- **What the task asks**:
The records that follow are to be repeated exactly, in full.

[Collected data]
-*-*-

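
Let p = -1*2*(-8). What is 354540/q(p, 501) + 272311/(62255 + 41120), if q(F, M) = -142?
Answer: -18305952169/7339625 ≈ -2494.1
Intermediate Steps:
p = 16 (p = -2*(-8) = 16)
354540/q(p, 501) + 272311/(62255 + 41120) = 354540/(-142) + 272311/(62255 + 41120) = 354540*(-1/142) + 272311/103375 = -177270/71 + 272311*(1/103375) = -177270/71 + 272311/103375 = -18305952169/7339625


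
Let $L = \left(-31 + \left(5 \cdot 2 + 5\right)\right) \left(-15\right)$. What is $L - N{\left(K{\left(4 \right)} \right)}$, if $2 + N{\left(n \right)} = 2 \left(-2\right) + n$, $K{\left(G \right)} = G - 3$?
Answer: $245$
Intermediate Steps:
$K{\left(G \right)} = -3 + G$ ($K{\left(G \right)} = G - 3 = -3 + G$)
$N{\left(n \right)} = -6 + n$ ($N{\left(n \right)} = -2 + \left(2 \left(-2\right) + n\right) = -2 + \left(-4 + n\right) = -6 + n$)
$L = 240$ ($L = \left(-31 + \left(10 + 5\right)\right) \left(-15\right) = \left(-31 + 15\right) \left(-15\right) = \left(-16\right) \left(-15\right) = 240$)
$L - N{\left(K{\left(4 \right)} \right)} = 240 - \left(-6 + \left(-3 + 4\right)\right) = 240 - \left(-6 + 1\right) = 240 - -5 = 240 + 5 = 245$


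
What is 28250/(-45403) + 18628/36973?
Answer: -198720166/1678685119 ≈ -0.11838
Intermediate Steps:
28250/(-45403) + 18628/36973 = 28250*(-1/45403) + 18628*(1/36973) = -28250/45403 + 18628/36973 = -198720166/1678685119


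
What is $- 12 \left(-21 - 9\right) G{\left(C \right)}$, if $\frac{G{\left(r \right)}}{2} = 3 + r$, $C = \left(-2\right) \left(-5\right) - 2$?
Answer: $7920$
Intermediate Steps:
$C = 8$ ($C = 10 - 2 = 8$)
$G{\left(r \right)} = 6 + 2 r$ ($G{\left(r \right)} = 2 \left(3 + r\right) = 6 + 2 r$)
$- 12 \left(-21 - 9\right) G{\left(C \right)} = - 12 \left(-21 - 9\right) \left(6 + 2 \cdot 8\right) = - 12 \left(-21 - 9\right) \left(6 + 16\right) = \left(-12\right) \left(-30\right) 22 = 360 \cdot 22 = 7920$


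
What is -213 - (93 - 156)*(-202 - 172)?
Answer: -23775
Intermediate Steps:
-213 - (93 - 156)*(-202 - 172) = -213 - (-63)*(-374) = -213 - 1*23562 = -213 - 23562 = -23775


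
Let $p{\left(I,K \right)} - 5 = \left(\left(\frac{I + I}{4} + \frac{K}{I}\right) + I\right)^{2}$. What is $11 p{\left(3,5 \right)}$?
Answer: $\frac{17039}{36} \approx 473.31$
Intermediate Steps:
$p{\left(I,K \right)} = 5 + \left(\frac{3 I}{2} + \frac{K}{I}\right)^{2}$ ($p{\left(I,K \right)} = 5 + \left(\left(\frac{I + I}{4} + \frac{K}{I}\right) + I\right)^{2} = 5 + \left(\left(2 I \frac{1}{4} + \frac{K}{I}\right) + I\right)^{2} = 5 + \left(\left(\frac{I}{2} + \frac{K}{I}\right) + I\right)^{2} = 5 + \left(\frac{3 I}{2} + \frac{K}{I}\right)^{2}$)
$11 p{\left(3,5 \right)} = 11 \left(5 + \frac{\left(2 \cdot 5 + 3 \cdot 3^{2}\right)^{2}}{4 \cdot 9}\right) = 11 \left(5 + \frac{1}{4} \cdot \frac{1}{9} \left(10 + 3 \cdot 9\right)^{2}\right) = 11 \left(5 + \frac{1}{4} \cdot \frac{1}{9} \left(10 + 27\right)^{2}\right) = 11 \left(5 + \frac{1}{4} \cdot \frac{1}{9} \cdot 37^{2}\right) = 11 \left(5 + \frac{1}{4} \cdot \frac{1}{9} \cdot 1369\right) = 11 \left(5 + \frac{1369}{36}\right) = 11 \cdot \frac{1549}{36} = \frac{17039}{36}$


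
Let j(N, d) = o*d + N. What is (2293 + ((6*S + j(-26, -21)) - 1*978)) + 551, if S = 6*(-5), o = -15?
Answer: 1975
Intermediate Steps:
S = -30
j(N, d) = N - 15*d (j(N, d) = -15*d + N = N - 15*d)
(2293 + ((6*S + j(-26, -21)) - 1*978)) + 551 = (2293 + ((6*(-30) + (-26 - 15*(-21))) - 1*978)) + 551 = (2293 + ((-180 + (-26 + 315)) - 978)) + 551 = (2293 + ((-180 + 289) - 978)) + 551 = (2293 + (109 - 978)) + 551 = (2293 - 869) + 551 = 1424 + 551 = 1975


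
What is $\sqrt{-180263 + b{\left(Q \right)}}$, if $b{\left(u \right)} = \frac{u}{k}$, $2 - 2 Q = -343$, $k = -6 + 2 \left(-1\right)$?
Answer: $\frac{i \sqrt{2884553}}{4} \approx 424.6 i$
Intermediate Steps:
$k = -8$ ($k = -6 - 2 = -8$)
$Q = \frac{345}{2}$ ($Q = 1 - - \frac{343}{2} = 1 + \frac{343}{2} = \frac{345}{2} \approx 172.5$)
$b{\left(u \right)} = - \frac{u}{8}$ ($b{\left(u \right)} = \frac{u}{-8} = u \left(- \frac{1}{8}\right) = - \frac{u}{8}$)
$\sqrt{-180263 + b{\left(Q \right)}} = \sqrt{-180263 - \frac{345}{16}} = \sqrt{- \frac{2884553}{16}} = \frac{i \sqrt{2884553}}{4}$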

-*-*-

- **Solution**:
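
Let p = -1*2*(-8). What is 354540/q(p, 501) + 272311/(62255 + 41120), if q(F, M) = -142?
Answer: -18305952169/7339625 ≈ -2494.1
Intermediate Steps:
p = 16 (p = -2*(-8) = 16)
354540/q(p, 501) + 272311/(62255 + 41120) = 354540/(-142) + 272311/(62255 + 41120) = 354540*(-1/142) + 272311/103375 = -177270/71 + 272311*(1/103375) = -177270/71 + 272311/103375 = -18305952169/7339625


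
Let $L = \left(-31 + \left(5 \cdot 2 + 5\right)\right) \left(-15\right)$. What is $L - N{\left(K{\left(4 \right)} \right)}$, if $2 + N{\left(n \right)} = 2 \left(-2\right) + n$, $K{\left(G \right)} = G - 3$?
Answer: $245$
Intermediate Steps:
$K{\left(G \right)} = -3 + G$ ($K{\left(G \right)} = G - 3 = -3 + G$)
$N{\left(n \right)} = -6 + n$ ($N{\left(n \right)} = -2 + \left(2 \left(-2\right) + n\right) = -2 + \left(-4 + n\right) = -6 + n$)
$L = 240$ ($L = \left(-31 + \left(10 + 5\right)\right) \left(-15\right) = \left(-31 + 15\right) \left(-15\right) = \left(-16\right) \left(-15\right) = 240$)
$L - N{\left(K{\left(4 \right)} \right)} = 240 - \left(-6 + \left(-3 + 4\right)\right) = 240 - \left(-6 + 1\right) = 240 - -5 = 240 + 5 = 245$


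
What is 28250/(-45403) + 18628/36973?
Answer: -198720166/1678685119 ≈ -0.11838
Intermediate Steps:
28250/(-45403) + 18628/36973 = 28250*(-1/45403) + 18628*(1/36973) = -28250/45403 + 18628/36973 = -198720166/1678685119


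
What is $- 12 \left(-21 - 9\right) G{\left(C \right)}$, if $\frac{G{\left(r \right)}}{2} = 3 + r$, $C = \left(-2\right) \left(-5\right) - 2$?
Answer: $7920$
Intermediate Steps:
$C = 8$ ($C = 10 - 2 = 8$)
$G{\left(r \right)} = 6 + 2 r$ ($G{\left(r \right)} = 2 \left(3 + r\right) = 6 + 2 r$)
$- 12 \left(-21 - 9\right) G{\left(C \right)} = - 12 \left(-21 - 9\right) \left(6 + 2 \cdot 8\right) = - 12 \left(-21 - 9\right) \left(6 + 16\right) = \left(-12\right) \left(-30\right) 22 = 360 \cdot 22 = 7920$


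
What is -213 - (93 - 156)*(-202 - 172)?
Answer: -23775
Intermediate Steps:
-213 - (93 - 156)*(-202 - 172) = -213 - (-63)*(-374) = -213 - 1*23562 = -213 - 23562 = -23775


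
Let $p{\left(I,K \right)} - 5 = \left(\left(\frac{I + I}{4} + \frac{K}{I}\right) + I\right)^{2}$. What is $11 p{\left(3,5 \right)}$?
Answer: $\frac{17039}{36} \approx 473.31$
Intermediate Steps:
$p{\left(I,K \right)} = 5 + \left(\frac{3 I}{2} + \frac{K}{I}\right)^{2}$ ($p{\left(I,K \right)} = 5 + \left(\left(\frac{I + I}{4} + \frac{K}{I}\right) + I\right)^{2} = 5 + \left(\left(2 I \frac{1}{4} + \frac{K}{I}\right) + I\right)^{2} = 5 + \left(\left(\frac{I}{2} + \frac{K}{I}\right) + I\right)^{2} = 5 + \left(\frac{3 I}{2} + \frac{K}{I}\right)^{2}$)
$11 p{\left(3,5 \right)} = 11 \left(5 + \frac{\left(2 \cdot 5 + 3 \cdot 3^{2}\right)^{2}}{4 \cdot 9}\right) = 11 \left(5 + \frac{1}{4} \cdot \frac{1}{9} \left(10 + 3 \cdot 9\right)^{2}\right) = 11 \left(5 + \frac{1}{4} \cdot \frac{1}{9} \left(10 + 27\right)^{2}\right) = 11 \left(5 + \frac{1}{4} \cdot \frac{1}{9} \cdot 37^{2}\right) = 11 \left(5 + \frac{1}{4} \cdot \frac{1}{9} \cdot 1369\right) = 11 \left(5 + \frac{1369}{36}\right) = 11 \cdot \frac{1549}{36} = \frac{17039}{36}$


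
Let j(N, d) = o*d + N. What is (2293 + ((6*S + j(-26, -21)) - 1*978)) + 551, if S = 6*(-5), o = -15?
Answer: 1975
Intermediate Steps:
S = -30
j(N, d) = N - 15*d (j(N, d) = -15*d + N = N - 15*d)
(2293 + ((6*S + j(-26, -21)) - 1*978)) + 551 = (2293 + ((6*(-30) + (-26 - 15*(-21))) - 1*978)) + 551 = (2293 + ((-180 + (-26 + 315)) - 978)) + 551 = (2293 + ((-180 + 289) - 978)) + 551 = (2293 + (109 - 978)) + 551 = (2293 - 869) + 551 = 1424 + 551 = 1975


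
What is $\sqrt{-180263 + b{\left(Q \right)}}$, if $b{\left(u \right)} = \frac{u}{k}$, $2 - 2 Q = -343$, $k = -6 + 2 \left(-1\right)$?
Answer: $\frac{i \sqrt{2884553}}{4} \approx 424.6 i$
Intermediate Steps:
$k = -8$ ($k = -6 - 2 = -8$)
$Q = \frac{345}{2}$ ($Q = 1 - - \frac{343}{2} = 1 + \frac{343}{2} = \frac{345}{2} \approx 172.5$)
$b{\left(u \right)} = - \frac{u}{8}$ ($b{\left(u \right)} = \frac{u}{-8} = u \left(- \frac{1}{8}\right) = - \frac{u}{8}$)
$\sqrt{-180263 + b{\left(Q \right)}} = \sqrt{-180263 - \frac{345}{16}} = \sqrt{- \frac{2884553}{16}} = \frac{i \sqrt{2884553}}{4}$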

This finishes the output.